=== Section Start ===
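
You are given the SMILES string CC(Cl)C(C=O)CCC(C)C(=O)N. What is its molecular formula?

C9H16ClNO2

Walk through each heavy atom and fill implicit hydrogens from standard valence (C 4, N 3, O 2, S 2, halogen 1):
  atom 1: C, bond orders sum to 1 (valence 4) → 3 H
  atom 2: C, bond orders sum to 3 (valence 4) → 1 H
  atom 3: Cl (halogen, monovalent) → 0 H
  atom 4: C, bond orders sum to 3 (valence 4) → 1 H
  atom 5: C, bond orders sum to 3 (valence 4) → 1 H
  atom 6: O, bond orders sum to 2 (valence 2) → 0 H
  atom 7: C, bond orders sum to 2 (valence 4) → 2 H
  atom 8: C, bond orders sum to 2 (valence 4) → 2 H
  atom 9: C, bond orders sum to 3 (valence 4) → 1 H
  atom 10: C, bond orders sum to 1 (valence 4) → 3 H
  atom 11: C, bond orders sum to 4 (valence 4) → 0 H
  atom 12: O, bond orders sum to 2 (valence 2) → 0 H
  atom 13: N, bond orders sum to 1 (valence 3) → 2 H
Totals → C:9, H:16, Cl:1, N:1, O:2.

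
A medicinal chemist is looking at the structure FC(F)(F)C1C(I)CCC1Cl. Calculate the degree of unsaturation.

Degree of unsaturation = (number of rings) + (number of π bonds).
Ring closures in the SMILES: 1.
π bonds: none → 0 DoU from unsaturation.
Total DoU = 1 + 0 = 1.

1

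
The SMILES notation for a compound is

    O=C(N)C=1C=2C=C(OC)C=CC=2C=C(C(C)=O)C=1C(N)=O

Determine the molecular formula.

C15H14N2O4

Walk through each heavy atom and fill implicit hydrogens from standard valence (C 4, N 3, O 2, S 2, halogen 1):
  atom 1: O, bond orders sum to 2 (valence 2) → 0 H
  atom 2: C, bond orders sum to 4 (valence 4) → 0 H
  atom 3: N, bond orders sum to 1 (valence 3) → 2 H
  atom 4: C, bond orders sum to 4 (valence 4) → 0 H
  atom 5: C, bond orders sum to 4 (valence 4) → 0 H
  atom 6: C, bond orders sum to 3 (valence 4) → 1 H
  atom 7: C, bond orders sum to 4 (valence 4) → 0 H
  atom 8: O, bond orders sum to 2 (valence 2) → 0 H
  atom 9: C, bond orders sum to 1 (valence 4) → 3 H
  atom 10: C, bond orders sum to 3 (valence 4) → 1 H
  atom 11: C, bond orders sum to 3 (valence 4) → 1 H
  atom 12: C, bond orders sum to 4 (valence 4) → 0 H
  atom 13: C, bond orders sum to 3 (valence 4) → 1 H
  atom 14: C, bond orders sum to 4 (valence 4) → 0 H
  atom 15: C, bond orders sum to 4 (valence 4) → 0 H
  atom 16: C, bond orders sum to 1 (valence 4) → 3 H
  atom 17: O, bond orders sum to 2 (valence 2) → 0 H
  atom 18: C, bond orders sum to 4 (valence 4) → 0 H
  atom 19: C, bond orders sum to 4 (valence 4) → 0 H
  atom 20: N, bond orders sum to 1 (valence 3) → 2 H
  atom 21: O, bond orders sum to 2 (valence 2) → 0 H
Totals → C:15, H:14, N:2, O:4.
In Hill order: C15H14N2O4.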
=== Section End ===
ASSIGNED TASK: Word for word, give back all the lines above.

EXPECTED ANSWER:
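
You are given the SMILES string CC(Cl)C(C=O)CCC(C)C(=O)N. What is its molecular formula?

C9H16ClNO2

Walk through each heavy atom and fill implicit hydrogens from standard valence (C 4, N 3, O 2, S 2, halogen 1):
  atom 1: C, bond orders sum to 1 (valence 4) → 3 H
  atom 2: C, bond orders sum to 3 (valence 4) → 1 H
  atom 3: Cl (halogen, monovalent) → 0 H
  atom 4: C, bond orders sum to 3 (valence 4) → 1 H
  atom 5: C, bond orders sum to 3 (valence 4) → 1 H
  atom 6: O, bond orders sum to 2 (valence 2) → 0 H
  atom 7: C, bond orders sum to 2 (valence 4) → 2 H
  atom 8: C, bond orders sum to 2 (valence 4) → 2 H
  atom 9: C, bond orders sum to 3 (valence 4) → 1 H
  atom 10: C, bond orders sum to 1 (valence 4) → 3 H
  atom 11: C, bond orders sum to 4 (valence 4) → 0 H
  atom 12: O, bond orders sum to 2 (valence 2) → 0 H
  atom 13: N, bond orders sum to 1 (valence 3) → 2 H
Totals → C:9, H:16, Cl:1, N:1, O:2.

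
A medicinal chemist is looking at the structure FC(F)(F)C1C(I)CCC1Cl. Calculate the degree of unsaturation.

Degree of unsaturation = (number of rings) + (number of π bonds).
Ring closures in the SMILES: 1.
π bonds: none → 0 DoU from unsaturation.
Total DoU = 1 + 0 = 1.

1

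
The SMILES notation for a compound is

    O=C(N)C=1C=2C=C(OC)C=CC=2C=C(C(C)=O)C=1C(N)=O

Determine the molecular formula.

C15H14N2O4

Walk through each heavy atom and fill implicit hydrogens from standard valence (C 4, N 3, O 2, S 2, halogen 1):
  atom 1: O, bond orders sum to 2 (valence 2) → 0 H
  atom 2: C, bond orders sum to 4 (valence 4) → 0 H
  atom 3: N, bond orders sum to 1 (valence 3) → 2 H
  atom 4: C, bond orders sum to 4 (valence 4) → 0 H
  atom 5: C, bond orders sum to 4 (valence 4) → 0 H
  atom 6: C, bond orders sum to 3 (valence 4) → 1 H
  atom 7: C, bond orders sum to 4 (valence 4) → 0 H
  atom 8: O, bond orders sum to 2 (valence 2) → 0 H
  atom 9: C, bond orders sum to 1 (valence 4) → 3 H
  atom 10: C, bond orders sum to 3 (valence 4) → 1 H
  atom 11: C, bond orders sum to 3 (valence 4) → 1 H
  atom 12: C, bond orders sum to 4 (valence 4) → 0 H
  atom 13: C, bond orders sum to 3 (valence 4) → 1 H
  atom 14: C, bond orders sum to 4 (valence 4) → 0 H
  atom 15: C, bond orders sum to 4 (valence 4) → 0 H
  atom 16: C, bond orders sum to 1 (valence 4) → 3 H
  atom 17: O, bond orders sum to 2 (valence 2) → 0 H
  atom 18: C, bond orders sum to 4 (valence 4) → 0 H
  atom 19: C, bond orders sum to 4 (valence 4) → 0 H
  atom 20: N, bond orders sum to 1 (valence 3) → 2 H
  atom 21: O, bond orders sum to 2 (valence 2) → 0 H
Totals → C:15, H:14, N:2, O:4.
In Hill order: C15H14N2O4.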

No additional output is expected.